BEGIN

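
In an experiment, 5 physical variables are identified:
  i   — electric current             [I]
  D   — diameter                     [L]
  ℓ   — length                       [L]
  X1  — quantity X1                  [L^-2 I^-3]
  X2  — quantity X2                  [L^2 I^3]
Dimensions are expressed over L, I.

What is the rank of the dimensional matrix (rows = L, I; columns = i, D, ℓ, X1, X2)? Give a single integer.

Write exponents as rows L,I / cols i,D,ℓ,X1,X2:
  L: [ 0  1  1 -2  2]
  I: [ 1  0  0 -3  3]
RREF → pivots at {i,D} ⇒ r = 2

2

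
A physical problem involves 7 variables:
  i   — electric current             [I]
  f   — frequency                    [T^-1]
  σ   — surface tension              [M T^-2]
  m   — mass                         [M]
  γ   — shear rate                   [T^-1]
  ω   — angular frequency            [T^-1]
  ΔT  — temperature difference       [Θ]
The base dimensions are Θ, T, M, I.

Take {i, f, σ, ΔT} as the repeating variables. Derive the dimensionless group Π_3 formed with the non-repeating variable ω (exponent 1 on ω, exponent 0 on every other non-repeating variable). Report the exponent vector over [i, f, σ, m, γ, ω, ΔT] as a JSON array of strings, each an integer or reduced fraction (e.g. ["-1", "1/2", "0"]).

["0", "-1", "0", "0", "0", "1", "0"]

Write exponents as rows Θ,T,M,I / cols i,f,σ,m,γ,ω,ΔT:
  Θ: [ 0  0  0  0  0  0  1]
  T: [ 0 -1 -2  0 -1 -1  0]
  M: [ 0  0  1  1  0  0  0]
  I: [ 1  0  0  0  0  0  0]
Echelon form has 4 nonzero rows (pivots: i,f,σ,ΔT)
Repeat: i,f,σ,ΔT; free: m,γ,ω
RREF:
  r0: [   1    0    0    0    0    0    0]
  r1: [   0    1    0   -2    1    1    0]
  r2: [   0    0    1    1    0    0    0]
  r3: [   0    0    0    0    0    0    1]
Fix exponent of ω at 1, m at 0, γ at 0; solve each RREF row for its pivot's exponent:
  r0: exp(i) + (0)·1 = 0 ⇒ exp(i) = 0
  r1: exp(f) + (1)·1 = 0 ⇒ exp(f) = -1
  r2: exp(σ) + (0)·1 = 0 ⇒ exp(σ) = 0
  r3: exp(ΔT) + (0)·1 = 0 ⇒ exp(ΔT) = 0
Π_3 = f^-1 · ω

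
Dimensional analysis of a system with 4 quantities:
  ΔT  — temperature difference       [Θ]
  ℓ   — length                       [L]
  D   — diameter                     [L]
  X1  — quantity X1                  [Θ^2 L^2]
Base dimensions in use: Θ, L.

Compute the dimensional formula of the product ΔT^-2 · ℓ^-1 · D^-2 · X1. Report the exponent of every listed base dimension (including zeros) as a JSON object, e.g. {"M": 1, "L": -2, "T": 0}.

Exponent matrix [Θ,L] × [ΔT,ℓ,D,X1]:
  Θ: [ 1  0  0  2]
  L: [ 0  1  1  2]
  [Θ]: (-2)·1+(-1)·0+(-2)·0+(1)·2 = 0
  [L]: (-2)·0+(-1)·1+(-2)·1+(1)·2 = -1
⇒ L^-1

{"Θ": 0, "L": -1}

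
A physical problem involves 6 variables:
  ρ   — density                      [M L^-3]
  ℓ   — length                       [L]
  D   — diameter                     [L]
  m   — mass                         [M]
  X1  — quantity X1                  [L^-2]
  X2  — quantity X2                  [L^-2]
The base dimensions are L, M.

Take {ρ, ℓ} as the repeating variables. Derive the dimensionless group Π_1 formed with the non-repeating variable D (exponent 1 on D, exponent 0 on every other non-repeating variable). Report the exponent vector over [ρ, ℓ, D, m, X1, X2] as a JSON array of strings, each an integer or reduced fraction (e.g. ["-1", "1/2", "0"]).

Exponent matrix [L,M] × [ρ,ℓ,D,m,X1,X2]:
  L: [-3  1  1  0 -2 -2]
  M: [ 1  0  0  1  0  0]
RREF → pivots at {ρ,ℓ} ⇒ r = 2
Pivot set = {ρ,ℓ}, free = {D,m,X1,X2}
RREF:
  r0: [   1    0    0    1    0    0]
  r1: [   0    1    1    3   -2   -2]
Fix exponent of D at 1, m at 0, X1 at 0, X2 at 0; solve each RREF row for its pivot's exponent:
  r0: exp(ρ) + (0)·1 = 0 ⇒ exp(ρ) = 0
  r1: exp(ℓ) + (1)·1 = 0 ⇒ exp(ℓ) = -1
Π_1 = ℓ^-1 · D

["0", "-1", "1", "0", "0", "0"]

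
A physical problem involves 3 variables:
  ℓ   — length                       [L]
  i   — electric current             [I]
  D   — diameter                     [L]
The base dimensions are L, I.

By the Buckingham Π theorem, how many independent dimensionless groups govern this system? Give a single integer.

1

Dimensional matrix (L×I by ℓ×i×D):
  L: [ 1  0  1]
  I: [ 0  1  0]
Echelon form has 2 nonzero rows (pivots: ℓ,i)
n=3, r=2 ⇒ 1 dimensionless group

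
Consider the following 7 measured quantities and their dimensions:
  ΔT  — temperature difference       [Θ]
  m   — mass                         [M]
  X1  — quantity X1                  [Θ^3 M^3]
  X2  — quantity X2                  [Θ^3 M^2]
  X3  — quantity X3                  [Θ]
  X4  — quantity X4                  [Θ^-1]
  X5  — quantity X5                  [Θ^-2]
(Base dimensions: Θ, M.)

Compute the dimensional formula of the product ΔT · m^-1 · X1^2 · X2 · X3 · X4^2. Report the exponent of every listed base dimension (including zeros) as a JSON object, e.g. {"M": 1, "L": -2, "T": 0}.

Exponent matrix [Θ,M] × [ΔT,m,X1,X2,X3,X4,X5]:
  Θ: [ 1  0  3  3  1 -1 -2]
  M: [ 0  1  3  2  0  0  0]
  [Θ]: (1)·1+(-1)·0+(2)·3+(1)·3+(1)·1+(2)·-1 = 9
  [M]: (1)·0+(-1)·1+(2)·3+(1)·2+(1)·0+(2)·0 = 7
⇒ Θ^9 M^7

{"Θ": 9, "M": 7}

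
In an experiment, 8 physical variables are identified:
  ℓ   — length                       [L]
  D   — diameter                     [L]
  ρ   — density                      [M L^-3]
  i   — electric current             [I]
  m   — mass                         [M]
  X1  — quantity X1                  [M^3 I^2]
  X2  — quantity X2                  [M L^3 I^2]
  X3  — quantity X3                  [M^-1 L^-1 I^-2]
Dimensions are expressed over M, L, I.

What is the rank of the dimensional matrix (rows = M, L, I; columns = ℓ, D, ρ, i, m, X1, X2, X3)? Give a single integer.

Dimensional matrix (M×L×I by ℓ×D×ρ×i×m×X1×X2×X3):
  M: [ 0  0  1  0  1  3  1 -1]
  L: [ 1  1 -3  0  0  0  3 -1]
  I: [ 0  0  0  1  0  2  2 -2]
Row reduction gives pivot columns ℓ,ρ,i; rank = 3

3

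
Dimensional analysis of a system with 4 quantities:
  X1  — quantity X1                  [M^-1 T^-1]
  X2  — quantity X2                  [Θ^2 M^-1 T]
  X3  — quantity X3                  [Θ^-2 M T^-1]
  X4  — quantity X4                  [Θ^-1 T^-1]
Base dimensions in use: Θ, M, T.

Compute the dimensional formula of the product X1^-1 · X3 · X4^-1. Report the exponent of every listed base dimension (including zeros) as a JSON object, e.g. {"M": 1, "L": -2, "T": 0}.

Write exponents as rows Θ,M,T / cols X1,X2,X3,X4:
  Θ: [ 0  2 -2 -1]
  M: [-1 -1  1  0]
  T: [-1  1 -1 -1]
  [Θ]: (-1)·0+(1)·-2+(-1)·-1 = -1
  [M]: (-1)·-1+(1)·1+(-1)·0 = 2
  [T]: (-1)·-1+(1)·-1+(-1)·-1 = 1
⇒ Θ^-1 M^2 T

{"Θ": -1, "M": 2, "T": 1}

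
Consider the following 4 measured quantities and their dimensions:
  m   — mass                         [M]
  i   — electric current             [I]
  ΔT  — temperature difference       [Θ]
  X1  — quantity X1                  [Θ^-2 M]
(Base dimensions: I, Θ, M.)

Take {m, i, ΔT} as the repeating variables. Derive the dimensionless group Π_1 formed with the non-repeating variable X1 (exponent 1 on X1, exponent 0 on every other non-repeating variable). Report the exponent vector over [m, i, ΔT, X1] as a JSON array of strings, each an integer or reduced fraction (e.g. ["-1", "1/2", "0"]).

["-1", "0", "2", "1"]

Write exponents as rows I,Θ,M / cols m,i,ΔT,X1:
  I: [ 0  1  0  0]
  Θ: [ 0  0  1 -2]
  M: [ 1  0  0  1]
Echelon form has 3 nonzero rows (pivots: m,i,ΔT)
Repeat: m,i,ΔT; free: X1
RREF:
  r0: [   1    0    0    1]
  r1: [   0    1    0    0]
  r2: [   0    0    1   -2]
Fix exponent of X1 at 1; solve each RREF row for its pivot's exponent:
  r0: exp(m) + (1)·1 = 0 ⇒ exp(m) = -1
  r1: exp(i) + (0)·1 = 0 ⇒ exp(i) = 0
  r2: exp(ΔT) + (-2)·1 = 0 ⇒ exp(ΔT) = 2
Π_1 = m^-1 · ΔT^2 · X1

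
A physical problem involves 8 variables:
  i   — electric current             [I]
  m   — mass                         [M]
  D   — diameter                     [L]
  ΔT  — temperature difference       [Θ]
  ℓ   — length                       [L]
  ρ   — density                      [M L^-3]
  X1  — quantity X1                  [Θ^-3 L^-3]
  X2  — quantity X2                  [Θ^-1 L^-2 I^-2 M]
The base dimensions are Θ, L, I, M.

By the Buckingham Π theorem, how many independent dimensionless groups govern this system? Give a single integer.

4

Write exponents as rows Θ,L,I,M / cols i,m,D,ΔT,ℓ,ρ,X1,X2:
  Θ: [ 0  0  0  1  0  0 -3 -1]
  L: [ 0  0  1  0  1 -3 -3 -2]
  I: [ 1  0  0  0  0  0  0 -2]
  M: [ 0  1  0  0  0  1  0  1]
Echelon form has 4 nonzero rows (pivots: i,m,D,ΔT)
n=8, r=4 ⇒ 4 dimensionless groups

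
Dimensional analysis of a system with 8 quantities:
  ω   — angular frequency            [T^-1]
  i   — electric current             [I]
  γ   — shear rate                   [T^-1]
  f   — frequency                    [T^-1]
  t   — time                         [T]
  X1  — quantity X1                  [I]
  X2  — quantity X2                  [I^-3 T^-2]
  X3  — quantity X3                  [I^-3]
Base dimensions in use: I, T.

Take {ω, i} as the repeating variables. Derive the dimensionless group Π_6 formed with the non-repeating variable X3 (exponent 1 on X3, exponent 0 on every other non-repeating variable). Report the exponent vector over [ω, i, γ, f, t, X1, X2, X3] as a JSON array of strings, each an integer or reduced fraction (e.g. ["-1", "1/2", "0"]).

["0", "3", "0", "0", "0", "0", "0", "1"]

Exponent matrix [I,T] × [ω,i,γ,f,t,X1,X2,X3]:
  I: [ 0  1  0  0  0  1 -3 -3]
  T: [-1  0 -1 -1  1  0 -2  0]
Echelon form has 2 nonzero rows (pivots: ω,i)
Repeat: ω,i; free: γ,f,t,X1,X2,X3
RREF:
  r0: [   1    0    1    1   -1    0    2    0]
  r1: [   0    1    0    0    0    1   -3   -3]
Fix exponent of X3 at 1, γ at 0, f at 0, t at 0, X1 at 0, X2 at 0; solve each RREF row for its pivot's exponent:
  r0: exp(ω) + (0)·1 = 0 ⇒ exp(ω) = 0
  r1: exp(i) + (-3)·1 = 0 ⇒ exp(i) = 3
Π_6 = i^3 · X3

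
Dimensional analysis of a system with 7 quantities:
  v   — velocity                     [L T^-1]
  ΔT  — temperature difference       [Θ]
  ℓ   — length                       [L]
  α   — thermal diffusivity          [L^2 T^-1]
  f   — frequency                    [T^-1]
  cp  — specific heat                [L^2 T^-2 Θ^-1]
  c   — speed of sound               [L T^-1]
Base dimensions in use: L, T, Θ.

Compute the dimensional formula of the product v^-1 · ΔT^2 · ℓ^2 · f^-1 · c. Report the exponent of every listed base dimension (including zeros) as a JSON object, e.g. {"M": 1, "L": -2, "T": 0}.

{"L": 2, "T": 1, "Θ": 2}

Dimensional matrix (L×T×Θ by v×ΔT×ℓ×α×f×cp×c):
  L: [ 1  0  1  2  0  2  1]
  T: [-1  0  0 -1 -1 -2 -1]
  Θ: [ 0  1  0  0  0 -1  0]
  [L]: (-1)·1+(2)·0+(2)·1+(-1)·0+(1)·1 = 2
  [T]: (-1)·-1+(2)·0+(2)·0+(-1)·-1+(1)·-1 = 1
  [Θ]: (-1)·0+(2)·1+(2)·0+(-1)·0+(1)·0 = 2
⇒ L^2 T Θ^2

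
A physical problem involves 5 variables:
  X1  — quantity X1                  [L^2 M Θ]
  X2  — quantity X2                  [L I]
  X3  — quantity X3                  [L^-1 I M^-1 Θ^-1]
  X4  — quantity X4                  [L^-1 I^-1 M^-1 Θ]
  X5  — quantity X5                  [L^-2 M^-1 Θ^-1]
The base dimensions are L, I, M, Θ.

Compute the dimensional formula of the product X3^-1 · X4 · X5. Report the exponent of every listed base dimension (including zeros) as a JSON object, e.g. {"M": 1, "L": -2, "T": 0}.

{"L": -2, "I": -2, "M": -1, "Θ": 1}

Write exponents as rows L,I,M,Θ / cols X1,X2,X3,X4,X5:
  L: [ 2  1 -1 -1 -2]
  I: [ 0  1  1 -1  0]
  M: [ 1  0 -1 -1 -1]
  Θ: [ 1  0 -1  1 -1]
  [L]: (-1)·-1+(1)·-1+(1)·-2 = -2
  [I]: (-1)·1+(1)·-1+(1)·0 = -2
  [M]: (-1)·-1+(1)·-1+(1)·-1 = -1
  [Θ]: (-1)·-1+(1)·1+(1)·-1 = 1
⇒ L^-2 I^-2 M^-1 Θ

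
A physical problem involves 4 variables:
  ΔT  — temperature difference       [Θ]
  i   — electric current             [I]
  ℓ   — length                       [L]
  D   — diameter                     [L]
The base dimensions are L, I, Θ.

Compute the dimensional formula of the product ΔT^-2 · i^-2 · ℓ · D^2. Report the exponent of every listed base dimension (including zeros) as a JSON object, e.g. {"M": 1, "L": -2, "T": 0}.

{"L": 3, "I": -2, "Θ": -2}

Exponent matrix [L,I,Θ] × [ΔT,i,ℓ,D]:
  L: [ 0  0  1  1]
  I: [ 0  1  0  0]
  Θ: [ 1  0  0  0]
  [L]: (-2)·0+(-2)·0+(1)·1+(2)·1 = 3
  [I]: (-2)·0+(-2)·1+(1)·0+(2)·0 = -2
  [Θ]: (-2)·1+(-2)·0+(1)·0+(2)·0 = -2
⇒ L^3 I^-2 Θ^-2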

END

◆ What you have to do: Looking only at the lines of the material above, count those containing "involves" and give that number by itself.

◆ Expected answer: 6